▶ _EXERCISE PROMPT_:
Can you return the records below exactly as they stand, but only from the first line through the one with "N1 to N31: 3 hops' cost"?

Records from a data collection
════════
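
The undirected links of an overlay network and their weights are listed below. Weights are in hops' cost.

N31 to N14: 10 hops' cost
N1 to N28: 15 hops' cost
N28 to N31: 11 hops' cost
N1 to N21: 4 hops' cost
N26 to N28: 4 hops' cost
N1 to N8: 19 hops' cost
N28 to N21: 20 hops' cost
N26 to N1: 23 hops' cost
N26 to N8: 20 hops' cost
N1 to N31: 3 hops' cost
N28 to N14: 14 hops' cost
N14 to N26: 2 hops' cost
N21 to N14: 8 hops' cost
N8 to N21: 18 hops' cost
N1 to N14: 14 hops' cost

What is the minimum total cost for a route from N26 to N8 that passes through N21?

Best N26 to N21: N26 → N14 → N21 costing 10
Best N21 to N8: N21 → N8 costing 18
Total via N21: 10 + 18 = 28 hops' cost.

28 hops' cost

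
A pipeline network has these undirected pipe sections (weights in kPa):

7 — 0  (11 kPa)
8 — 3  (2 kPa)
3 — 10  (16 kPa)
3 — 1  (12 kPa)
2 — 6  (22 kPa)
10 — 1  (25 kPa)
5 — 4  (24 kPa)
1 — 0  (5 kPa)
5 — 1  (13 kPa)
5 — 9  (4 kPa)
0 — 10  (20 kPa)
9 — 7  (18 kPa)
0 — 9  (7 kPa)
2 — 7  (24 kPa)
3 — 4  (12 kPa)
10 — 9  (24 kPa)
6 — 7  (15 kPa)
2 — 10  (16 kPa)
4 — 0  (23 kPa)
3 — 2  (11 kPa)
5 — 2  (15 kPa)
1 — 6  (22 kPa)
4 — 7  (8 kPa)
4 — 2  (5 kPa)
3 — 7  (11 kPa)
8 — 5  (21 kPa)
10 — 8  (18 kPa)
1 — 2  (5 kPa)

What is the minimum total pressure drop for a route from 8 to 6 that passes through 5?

Shortest 8→5: 8–5 = 21
Shortest 5→6: 5–1–6 = 35
Total via 5: 21 + 35 = 56 kPa.

56 kPa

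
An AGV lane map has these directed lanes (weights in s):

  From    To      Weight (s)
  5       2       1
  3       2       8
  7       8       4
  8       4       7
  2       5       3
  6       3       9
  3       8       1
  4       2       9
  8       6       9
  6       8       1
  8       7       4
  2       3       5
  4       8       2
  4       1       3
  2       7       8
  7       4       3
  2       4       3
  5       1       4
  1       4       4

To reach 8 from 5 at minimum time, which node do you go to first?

2

Candidate routes:
5 - 1 - 4 - 8: 4+4+2 = 10
5 - 2 - 4 - 8: 1+3+2 = 6
5 - 2 - 3 - 8: 1+5+1 = 7
5 - 2 - 7 - 8: 1+8+4 = 13
The minimum is 6 s via 5 - 2 - 4 - 8.
So from 5 the first move is to 2.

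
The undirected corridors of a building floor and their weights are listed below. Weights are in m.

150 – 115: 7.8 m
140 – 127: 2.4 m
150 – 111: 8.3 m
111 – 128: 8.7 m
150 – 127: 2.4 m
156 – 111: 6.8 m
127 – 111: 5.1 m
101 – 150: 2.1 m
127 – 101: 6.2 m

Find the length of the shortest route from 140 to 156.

14.3 m

Candidate routes:
140 - 127 - 111 - 156: 2.4+5.1+6.8 = 14.3
140 - 127 - 150 - 111 - 156: 2.4+2.4+8.3+6.8 = 19.9
140 - 127 - 101 - 150 - 111 - 156: 2.4+6.2+2.1+8.3+6.8 = 25.8
Cheapest is 140 - 127 - 111 - 156 at 14.3 m.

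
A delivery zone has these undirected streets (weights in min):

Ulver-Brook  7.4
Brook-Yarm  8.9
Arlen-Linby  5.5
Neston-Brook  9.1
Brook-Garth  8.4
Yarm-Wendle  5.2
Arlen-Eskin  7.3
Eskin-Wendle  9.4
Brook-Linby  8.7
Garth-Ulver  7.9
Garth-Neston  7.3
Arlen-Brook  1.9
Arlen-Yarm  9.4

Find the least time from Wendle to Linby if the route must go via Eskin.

22.2 min

Best Wendle to Eskin: Wendle–Eskin costing 9.4
Shortest Eskin→Linby: Eskin–Arlen–Linby = 12.8
Total via Eskin: 9.4 + 12.8 = 22.2 min.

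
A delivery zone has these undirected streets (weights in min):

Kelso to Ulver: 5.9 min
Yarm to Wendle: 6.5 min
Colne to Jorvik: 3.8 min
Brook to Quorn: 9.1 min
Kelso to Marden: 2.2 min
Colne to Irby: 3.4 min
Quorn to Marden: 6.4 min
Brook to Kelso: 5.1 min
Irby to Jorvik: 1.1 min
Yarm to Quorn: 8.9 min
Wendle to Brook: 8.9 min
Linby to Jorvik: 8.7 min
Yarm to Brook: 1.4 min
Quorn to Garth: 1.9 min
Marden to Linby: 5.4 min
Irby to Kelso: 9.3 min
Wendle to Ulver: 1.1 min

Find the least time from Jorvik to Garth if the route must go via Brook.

Best Jorvik to Brook: Jorvik–Irby–Kelso–Brook costing 15.5
Best Brook to Garth: Brook–Quorn–Garth costing 11
Total via Brook: 15.5 + 11 = 26.5 min.

26.5 min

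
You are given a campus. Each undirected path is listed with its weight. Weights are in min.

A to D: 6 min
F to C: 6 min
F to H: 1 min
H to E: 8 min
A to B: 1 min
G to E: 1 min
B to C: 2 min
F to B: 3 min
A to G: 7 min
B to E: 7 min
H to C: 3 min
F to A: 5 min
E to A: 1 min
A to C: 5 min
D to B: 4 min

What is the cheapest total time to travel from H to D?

8 min

Settle nodes by increasing distance from H:
H: 0
F: 1  (via H)
C: 3  (via H)
B: 4  (via F)
A: 5  (via B)
E: 6  (via A)
G: 7  (via E)
D: 8  (via B)
Shortest route: H–F–B–D = 8 min.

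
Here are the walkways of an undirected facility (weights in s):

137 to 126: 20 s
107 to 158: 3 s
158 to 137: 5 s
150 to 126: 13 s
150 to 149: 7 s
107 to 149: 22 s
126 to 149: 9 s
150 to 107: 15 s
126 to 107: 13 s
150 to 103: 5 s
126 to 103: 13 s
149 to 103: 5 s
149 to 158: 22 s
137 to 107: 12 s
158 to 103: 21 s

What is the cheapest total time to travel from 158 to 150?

Compare a few routes:
158–107–150: 3+15 = 18
158–149–150: 22+7 = 29
158–103–150: 21+5 = 26
Cheapest is 158–107–150 at 18 s.

18 s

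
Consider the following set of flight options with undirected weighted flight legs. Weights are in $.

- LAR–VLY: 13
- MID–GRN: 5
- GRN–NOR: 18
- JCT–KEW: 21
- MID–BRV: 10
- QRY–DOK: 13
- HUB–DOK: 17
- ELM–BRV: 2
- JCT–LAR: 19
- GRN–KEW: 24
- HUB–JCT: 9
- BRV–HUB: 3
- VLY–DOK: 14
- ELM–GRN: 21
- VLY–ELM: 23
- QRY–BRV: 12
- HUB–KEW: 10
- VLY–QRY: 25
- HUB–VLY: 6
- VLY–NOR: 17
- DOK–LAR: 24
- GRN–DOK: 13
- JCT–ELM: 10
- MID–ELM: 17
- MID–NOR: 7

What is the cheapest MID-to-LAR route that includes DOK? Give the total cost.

Best MID to DOK: MID–GRN–DOK costing 18
Best DOK to LAR: DOK–LAR costing 24
Total via DOK: 18 + 24 = $42.

$42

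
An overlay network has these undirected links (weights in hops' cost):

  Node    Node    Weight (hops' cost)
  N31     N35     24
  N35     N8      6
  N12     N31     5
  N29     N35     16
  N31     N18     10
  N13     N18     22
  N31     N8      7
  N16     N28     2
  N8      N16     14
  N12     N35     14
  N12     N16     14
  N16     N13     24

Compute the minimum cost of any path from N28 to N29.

38 hops' cost

Settle nodes by increasing distance from N28:
N28: 0
N16: 2  (via N28)
N8: 16  (via N16)
N12: 16  (via N16)
N31: 21  (via N12)
N35: 22  (via N8)
N13: 26  (via N16)
N18: 31  (via N31)
N29: 38  (via N35)
Shortest route: N28–N16–N8–N35–N29 = 38 hops' cost.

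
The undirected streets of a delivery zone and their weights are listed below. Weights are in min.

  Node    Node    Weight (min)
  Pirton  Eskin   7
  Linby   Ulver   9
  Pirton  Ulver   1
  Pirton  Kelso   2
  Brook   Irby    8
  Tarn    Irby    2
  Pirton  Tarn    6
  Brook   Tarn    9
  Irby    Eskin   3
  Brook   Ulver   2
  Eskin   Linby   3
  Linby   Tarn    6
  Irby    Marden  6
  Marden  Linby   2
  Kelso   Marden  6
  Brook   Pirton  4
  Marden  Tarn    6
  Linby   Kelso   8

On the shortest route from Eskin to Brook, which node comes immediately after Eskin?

Pirton

Candidate routes:
Eskin → Irby → Brook: 3+8 = 11
Eskin → Pirton → Ulver → Brook: 7+1+2 = 10
Eskin → Irby → Tarn → Brook: 3+2+9 = 14
Eskin → Pirton → Brook: 7+4 = 11
Cheapest is Eskin → Pirton → Ulver → Brook at 10 min.
So from Eskin the first move is to Pirton.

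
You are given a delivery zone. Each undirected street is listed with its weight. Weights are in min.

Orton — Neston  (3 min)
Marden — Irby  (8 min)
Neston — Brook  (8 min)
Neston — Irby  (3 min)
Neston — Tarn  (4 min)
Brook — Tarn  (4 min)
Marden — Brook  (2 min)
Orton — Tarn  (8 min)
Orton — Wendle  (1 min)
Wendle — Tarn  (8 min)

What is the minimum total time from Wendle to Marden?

14 min

Settle nodes by increasing distance from Wendle:
Wendle: 0
Orton: 1  (via Wendle)
Neston: 4  (via Orton)
Irby: 7  (via Neston)
Tarn: 8  (via Wendle)
Brook: 12  (via Neston)
Marden: 14  (via Brook)
Shortest route: Wendle–Orton–Neston–Brook–Marden = 14 min.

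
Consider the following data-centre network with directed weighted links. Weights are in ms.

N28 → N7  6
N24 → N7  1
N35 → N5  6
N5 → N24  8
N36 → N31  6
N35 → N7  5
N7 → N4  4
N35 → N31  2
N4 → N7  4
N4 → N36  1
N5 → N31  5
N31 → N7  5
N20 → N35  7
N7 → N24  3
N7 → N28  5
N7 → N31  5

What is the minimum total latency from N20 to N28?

17 ms

Running Dijkstra from N20:
N20: 0
N35: 7  (via N20)
N31: 9  (via N35)
N7: 12  (via N35)
N5: 13  (via N35)
N24: 15  (via N7)
N4: 16  (via N7)
N28: 17  (via N7)
Shortest route: N20–N35–N7–N28 = 17 ms.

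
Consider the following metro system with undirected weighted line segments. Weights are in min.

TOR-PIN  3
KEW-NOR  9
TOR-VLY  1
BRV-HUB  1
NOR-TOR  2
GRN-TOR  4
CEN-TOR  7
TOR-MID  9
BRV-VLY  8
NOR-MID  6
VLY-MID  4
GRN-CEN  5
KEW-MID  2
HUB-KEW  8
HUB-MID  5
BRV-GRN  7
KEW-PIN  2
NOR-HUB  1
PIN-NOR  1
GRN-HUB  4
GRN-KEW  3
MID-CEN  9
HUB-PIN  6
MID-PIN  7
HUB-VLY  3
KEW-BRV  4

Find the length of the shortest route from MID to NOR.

Enumerating some paths:
MID - NOR: 6 = 6
MID - KEW - PIN - NOR: 2+2+1 = 5
The minimum is 5 min via MID - KEW - PIN - NOR.

5 min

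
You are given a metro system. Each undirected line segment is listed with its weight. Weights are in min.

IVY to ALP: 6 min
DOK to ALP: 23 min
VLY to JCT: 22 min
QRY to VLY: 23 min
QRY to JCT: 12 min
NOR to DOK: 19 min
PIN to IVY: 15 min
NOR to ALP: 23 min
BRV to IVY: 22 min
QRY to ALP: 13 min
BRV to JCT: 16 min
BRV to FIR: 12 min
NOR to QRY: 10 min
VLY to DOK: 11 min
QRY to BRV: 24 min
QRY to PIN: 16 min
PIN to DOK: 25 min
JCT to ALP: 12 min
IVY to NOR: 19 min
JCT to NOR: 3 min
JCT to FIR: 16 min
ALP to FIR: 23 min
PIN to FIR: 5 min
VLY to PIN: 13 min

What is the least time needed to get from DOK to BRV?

Running Dijkstra from DOK:
DOK: 0
VLY: 11  (via DOK)
NOR: 19  (via DOK)
JCT: 22  (via NOR)
ALP: 23  (via DOK)
PIN: 24  (via VLY)
FIR: 29  (via PIN)
QRY: 29  (via NOR)
IVY: 29  (via ALP)
BRV: 38  (via JCT)
Shortest route: DOK–NOR–JCT–BRV = 38 min.

38 min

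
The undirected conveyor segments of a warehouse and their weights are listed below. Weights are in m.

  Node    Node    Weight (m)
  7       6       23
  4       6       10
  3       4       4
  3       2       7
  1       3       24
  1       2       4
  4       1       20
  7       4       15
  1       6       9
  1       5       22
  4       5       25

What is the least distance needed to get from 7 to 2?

Shortest distances from 7:
7: 0
4: 15  (via 7)
3: 19  (via 4)
6: 23  (via 7)
2: 26  (via 3)
Shortest route: 7 → 4 → 3 → 2 = 26 m.

26 m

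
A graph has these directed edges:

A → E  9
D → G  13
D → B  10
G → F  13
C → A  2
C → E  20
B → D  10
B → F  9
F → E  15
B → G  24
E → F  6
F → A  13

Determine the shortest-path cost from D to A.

32

Running Dijkstra from D:
D: 0
B: 10  (via D)
G: 13  (via D)
F: 19  (via B)
A: 32  (via F)
Shortest route: D → B → F → A = 32.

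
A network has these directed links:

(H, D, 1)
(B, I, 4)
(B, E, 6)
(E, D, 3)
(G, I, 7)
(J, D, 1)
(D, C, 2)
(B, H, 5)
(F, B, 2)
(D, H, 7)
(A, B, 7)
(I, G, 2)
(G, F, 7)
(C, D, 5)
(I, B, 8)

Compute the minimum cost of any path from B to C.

8

Enumerating some paths:
B - H - D - C: 5+1+2 = 8
B - E - D - C: 6+3+2 = 11
Cheapest is B - H - D - C at 8.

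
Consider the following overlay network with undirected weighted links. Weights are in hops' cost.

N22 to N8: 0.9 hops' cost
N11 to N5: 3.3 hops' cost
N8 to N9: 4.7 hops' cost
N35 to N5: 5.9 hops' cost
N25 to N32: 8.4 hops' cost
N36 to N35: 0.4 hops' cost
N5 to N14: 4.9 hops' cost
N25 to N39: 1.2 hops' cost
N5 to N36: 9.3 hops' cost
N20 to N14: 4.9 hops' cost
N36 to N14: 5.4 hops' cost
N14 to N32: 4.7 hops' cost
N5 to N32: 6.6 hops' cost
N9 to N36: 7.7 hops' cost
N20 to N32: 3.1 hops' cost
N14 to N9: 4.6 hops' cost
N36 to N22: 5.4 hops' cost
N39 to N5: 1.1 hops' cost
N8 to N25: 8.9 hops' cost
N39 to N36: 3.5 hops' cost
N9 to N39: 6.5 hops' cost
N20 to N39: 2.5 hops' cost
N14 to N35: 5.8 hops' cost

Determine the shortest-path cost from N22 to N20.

11.4 hops' cost

Running Dijkstra from N22:
N22: 0
N8: 0.9  (via N22)
N36: 5.4  (via N22)
N9: 5.6  (via N8)
N35: 5.8  (via N36)
N39: 8.9  (via N36)
N25: 9.8  (via N8)
N5: 10  (via N39)
N14: 10.2  (via N9)
N20: 11.4  (via N39)
Shortest route: N22 → N36 → N39 → N20 = 11.4 hops' cost.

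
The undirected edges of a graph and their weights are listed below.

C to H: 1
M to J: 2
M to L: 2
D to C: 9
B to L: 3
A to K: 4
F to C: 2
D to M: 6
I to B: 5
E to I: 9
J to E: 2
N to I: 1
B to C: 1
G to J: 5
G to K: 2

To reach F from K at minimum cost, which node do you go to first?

G

Compare a few routes:
K → G → J → M → D → C → F: 2+5+2+6+9+2 = 26
K → G → J → M → L → B → C → F: 2+5+2+2+3+1+2 = 17
K → G → J → E → I → B → C → F: 2+5+2+9+5+1+2 = 26
The minimum is 17 via K → G → J → M → L → B → C → F.
So from K the first move is to G.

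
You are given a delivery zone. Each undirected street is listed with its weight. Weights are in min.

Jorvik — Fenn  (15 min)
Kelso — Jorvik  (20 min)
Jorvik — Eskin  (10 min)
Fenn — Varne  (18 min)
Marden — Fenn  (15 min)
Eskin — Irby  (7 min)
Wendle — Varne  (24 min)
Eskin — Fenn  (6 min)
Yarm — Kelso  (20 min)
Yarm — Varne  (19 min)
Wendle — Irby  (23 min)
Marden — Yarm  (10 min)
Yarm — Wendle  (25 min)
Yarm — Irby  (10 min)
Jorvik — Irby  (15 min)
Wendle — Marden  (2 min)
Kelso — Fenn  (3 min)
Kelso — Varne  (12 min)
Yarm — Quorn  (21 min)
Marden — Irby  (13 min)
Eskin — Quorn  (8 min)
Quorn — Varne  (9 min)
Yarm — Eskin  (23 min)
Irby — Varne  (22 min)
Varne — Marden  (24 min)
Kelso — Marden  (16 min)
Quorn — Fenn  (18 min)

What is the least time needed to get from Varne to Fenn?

15 min

Running Dijkstra from Varne:
Varne: 0
Quorn: 9  (via Varne)
Kelso: 12  (via Varne)
Fenn: 15  (via Kelso)
Shortest route: Varne–Kelso–Fenn = 15 min.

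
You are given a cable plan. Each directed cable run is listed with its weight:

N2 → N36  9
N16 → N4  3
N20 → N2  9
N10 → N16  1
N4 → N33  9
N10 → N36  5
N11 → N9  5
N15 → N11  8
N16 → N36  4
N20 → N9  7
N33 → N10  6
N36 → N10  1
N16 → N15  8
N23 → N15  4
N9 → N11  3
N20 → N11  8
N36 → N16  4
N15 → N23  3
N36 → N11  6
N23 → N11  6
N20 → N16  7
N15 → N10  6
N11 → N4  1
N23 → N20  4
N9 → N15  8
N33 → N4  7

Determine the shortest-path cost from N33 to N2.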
════════
▶ _TASK OUTPUT_:
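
The undirected links of an overlay network and their weights are listed below. Weights are in hops' cost.

N31 to N14: 10 hops' cost
N1 to N28: 15 hops' cost
N28 to N31: 11 hops' cost
N1 to N21: 4 hops' cost
N26 to N28: 4 hops' cost
N1 to N8: 19 hops' cost
N28 to N21: 20 hops' cost
N26 to N1: 23 hops' cost
N26 to N8: 20 hops' cost
N1 to N31: 3 hops' cost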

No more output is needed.